Work task
Scan the listing below for the word "every" and state how many lines hold it. Write nothing but the number.

-- Record excerpts follows --

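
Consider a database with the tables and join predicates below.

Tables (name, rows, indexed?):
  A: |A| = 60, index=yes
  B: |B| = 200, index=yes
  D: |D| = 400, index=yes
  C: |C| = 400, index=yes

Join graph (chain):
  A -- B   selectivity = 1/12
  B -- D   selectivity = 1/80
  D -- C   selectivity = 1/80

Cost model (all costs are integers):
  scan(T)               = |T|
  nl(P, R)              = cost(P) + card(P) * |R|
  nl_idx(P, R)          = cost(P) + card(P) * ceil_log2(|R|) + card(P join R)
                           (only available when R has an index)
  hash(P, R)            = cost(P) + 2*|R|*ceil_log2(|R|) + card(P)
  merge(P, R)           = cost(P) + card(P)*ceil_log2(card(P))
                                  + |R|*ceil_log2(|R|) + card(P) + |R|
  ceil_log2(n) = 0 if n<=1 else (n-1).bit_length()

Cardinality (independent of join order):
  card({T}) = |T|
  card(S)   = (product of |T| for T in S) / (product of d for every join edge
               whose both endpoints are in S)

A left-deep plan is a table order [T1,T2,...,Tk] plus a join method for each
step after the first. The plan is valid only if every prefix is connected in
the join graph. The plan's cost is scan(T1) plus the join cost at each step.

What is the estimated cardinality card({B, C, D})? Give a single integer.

5000

Tables in S: B(200), C(400), D(400)
Edges inside S: B-D(d=80), D-C(d=80)
numerator = 200 * 400 * 400 = 32000000
denominator = 80 * 80 = 6400
card(S) = 32000000 / 6400 = 5000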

-- Record excerpts concluded --

Written solution
2